─── Entries shown ───

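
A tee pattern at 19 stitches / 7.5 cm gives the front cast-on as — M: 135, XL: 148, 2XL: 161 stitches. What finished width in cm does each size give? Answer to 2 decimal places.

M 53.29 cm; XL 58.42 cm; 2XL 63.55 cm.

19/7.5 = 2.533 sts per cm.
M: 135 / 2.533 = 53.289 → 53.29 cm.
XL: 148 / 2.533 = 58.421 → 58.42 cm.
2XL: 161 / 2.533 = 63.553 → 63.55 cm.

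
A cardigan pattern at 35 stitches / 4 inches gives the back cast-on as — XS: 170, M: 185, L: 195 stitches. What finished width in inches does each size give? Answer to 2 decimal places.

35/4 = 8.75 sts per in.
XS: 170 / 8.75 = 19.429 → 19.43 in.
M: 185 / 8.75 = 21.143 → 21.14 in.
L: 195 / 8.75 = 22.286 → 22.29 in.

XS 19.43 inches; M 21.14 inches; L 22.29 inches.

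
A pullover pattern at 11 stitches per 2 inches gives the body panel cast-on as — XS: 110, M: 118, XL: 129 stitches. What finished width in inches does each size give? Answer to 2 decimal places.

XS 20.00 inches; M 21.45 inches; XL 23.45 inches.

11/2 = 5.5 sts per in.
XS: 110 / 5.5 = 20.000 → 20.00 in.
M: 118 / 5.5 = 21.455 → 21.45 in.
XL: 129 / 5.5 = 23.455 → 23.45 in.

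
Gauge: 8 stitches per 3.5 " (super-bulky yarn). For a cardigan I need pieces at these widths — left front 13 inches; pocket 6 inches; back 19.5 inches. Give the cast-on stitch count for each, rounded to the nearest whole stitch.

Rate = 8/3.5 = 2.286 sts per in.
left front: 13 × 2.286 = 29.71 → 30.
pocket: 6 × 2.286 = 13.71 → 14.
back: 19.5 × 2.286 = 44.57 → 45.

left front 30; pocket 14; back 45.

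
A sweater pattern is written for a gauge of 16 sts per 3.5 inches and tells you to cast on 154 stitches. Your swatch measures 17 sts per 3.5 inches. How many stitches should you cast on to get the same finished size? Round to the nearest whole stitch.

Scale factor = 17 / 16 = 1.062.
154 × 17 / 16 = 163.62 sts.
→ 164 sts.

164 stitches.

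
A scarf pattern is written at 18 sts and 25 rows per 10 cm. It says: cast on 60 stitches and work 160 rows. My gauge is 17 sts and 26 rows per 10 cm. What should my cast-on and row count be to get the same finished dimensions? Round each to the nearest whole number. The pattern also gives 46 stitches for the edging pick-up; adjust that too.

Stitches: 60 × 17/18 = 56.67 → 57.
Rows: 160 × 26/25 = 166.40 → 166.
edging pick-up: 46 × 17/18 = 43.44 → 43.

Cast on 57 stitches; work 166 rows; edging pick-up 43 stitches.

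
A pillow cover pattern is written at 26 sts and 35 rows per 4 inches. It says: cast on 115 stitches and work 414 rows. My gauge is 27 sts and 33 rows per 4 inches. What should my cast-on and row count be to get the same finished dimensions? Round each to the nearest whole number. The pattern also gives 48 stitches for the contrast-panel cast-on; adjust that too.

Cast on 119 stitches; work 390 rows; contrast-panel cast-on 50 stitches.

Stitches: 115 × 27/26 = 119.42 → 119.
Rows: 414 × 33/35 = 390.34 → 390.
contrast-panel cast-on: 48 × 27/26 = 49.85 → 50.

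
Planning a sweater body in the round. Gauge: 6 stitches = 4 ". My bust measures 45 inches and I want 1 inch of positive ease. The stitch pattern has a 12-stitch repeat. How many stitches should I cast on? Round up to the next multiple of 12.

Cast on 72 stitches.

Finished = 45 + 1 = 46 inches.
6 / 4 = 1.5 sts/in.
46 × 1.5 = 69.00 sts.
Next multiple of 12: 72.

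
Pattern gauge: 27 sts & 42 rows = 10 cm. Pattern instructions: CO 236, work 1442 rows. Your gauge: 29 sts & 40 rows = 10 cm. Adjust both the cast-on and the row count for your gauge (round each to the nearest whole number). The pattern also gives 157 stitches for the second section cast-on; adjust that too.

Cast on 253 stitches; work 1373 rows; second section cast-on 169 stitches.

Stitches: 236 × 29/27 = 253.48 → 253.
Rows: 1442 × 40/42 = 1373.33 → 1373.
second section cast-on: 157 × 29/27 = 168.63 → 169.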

───

• Task statement: Reproduce all the data exactly. Include every line.

• Task answer:
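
A tee pattern at 19 stitches / 7.5 cm gives the front cast-on as — M: 135, XL: 148, 2XL: 161 stitches. What finished width in cm does each size give? Answer to 2 decimal places.

M 53.29 cm; XL 58.42 cm; 2XL 63.55 cm.

19/7.5 = 2.533 sts per cm.
M: 135 / 2.533 = 53.289 → 53.29 cm.
XL: 148 / 2.533 = 58.421 → 58.42 cm.
2XL: 161 / 2.533 = 63.553 → 63.55 cm.

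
A cardigan pattern at 35 stitches / 4 inches gives the back cast-on as — XS: 170, M: 185, L: 195 stitches. What finished width in inches does each size give? Answer to 2 decimal places.

35/4 = 8.75 sts per in.
XS: 170 / 8.75 = 19.429 → 19.43 in.
M: 185 / 8.75 = 21.143 → 21.14 in.
L: 195 / 8.75 = 22.286 → 22.29 in.

XS 19.43 inches; M 21.14 inches; L 22.29 inches.

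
A pullover pattern at 11 stitches per 2 inches gives the body panel cast-on as — XS: 110, M: 118, XL: 129 stitches. What finished width in inches does each size give? Answer to 2 decimal places.

XS 20.00 inches; M 21.45 inches; XL 23.45 inches.

11/2 = 5.5 sts per in.
XS: 110 / 5.5 = 20.000 → 20.00 in.
M: 118 / 5.5 = 21.455 → 21.45 in.
XL: 129 / 5.5 = 23.455 → 23.45 in.

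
Gauge: 8 stitches per 3.5 " (super-bulky yarn). For a cardigan I need pieces at these widths — left front 13 inches; pocket 6 inches; back 19.5 inches. Give the cast-on stitch count for each, rounded to the nearest whole stitch.

Rate = 8/3.5 = 2.286 sts per in.
left front: 13 × 2.286 = 29.71 → 30.
pocket: 6 × 2.286 = 13.71 → 14.
back: 19.5 × 2.286 = 44.57 → 45.

left front 30; pocket 14; back 45.

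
A sweater pattern is written for a gauge of 16 sts per 3.5 inches and tells you to cast on 154 stitches. Your swatch measures 17 sts per 3.5 inches. How many stitches should you cast on to get the same finished size? Round to the nearest whole stitch.

Scale factor = 17 / 16 = 1.062.
154 × 17 / 16 = 163.62 sts.
→ 164 sts.

164 stitches.

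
A scarf pattern is written at 18 sts and 25 rows per 10 cm. It says: cast on 60 stitches and work 160 rows. My gauge is 17 sts and 26 rows per 10 cm. What should my cast-on and row count be to get the same finished dimensions? Round each to the nearest whole number. The pattern also gives 46 stitches for the edging pick-up; adjust that too.

Stitches: 60 × 17/18 = 56.67 → 57.
Rows: 160 × 26/25 = 166.40 → 166.
edging pick-up: 46 × 17/18 = 43.44 → 43.

Cast on 57 stitches; work 166 rows; edging pick-up 43 stitches.

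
A pillow cover pattern is written at 26 sts and 35 rows per 4 inches. It says: cast on 115 stitches and work 414 rows. My gauge is 27 sts and 33 rows per 4 inches. What should my cast-on and row count be to get the same finished dimensions? Round each to the nearest whole number. The pattern also gives 48 stitches for the contrast-panel cast-on; adjust that too.

Cast on 119 stitches; work 390 rows; contrast-panel cast-on 50 stitches.

Stitches: 115 × 27/26 = 119.42 → 119.
Rows: 414 × 33/35 = 390.34 → 390.
contrast-panel cast-on: 48 × 27/26 = 49.85 → 50.

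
Planning a sweater body in the round. Gauge: 6 stitches = 4 ". My bust measures 45 inches and I want 1 inch of positive ease. The stitch pattern has a 12-stitch repeat. How many stitches should I cast on? Round up to the next multiple of 12.

Cast on 72 stitches.

Finished = 45 + 1 = 46 inches.
6 / 4 = 1.5 sts/in.
46 × 1.5 = 69.00 sts.
Next multiple of 12: 72.

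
Pattern gauge: 27 sts & 42 rows = 10 cm. Pattern instructions: CO 236, work 1442 rows. Your gauge: 29 sts & 40 rows = 10 cm. Adjust both the cast-on and the row count for your gauge (round each to the nearest whole number). The pattern also gives 157 stitches for the second section cast-on; adjust that too.

Cast on 253 stitches; work 1373 rows; second section cast-on 169 stitches.

Stitches: 236 × 29/27 = 253.48 → 253.
Rows: 1442 × 40/42 = 1373.33 → 1373.
second section cast-on: 157 × 29/27 = 168.63 → 169.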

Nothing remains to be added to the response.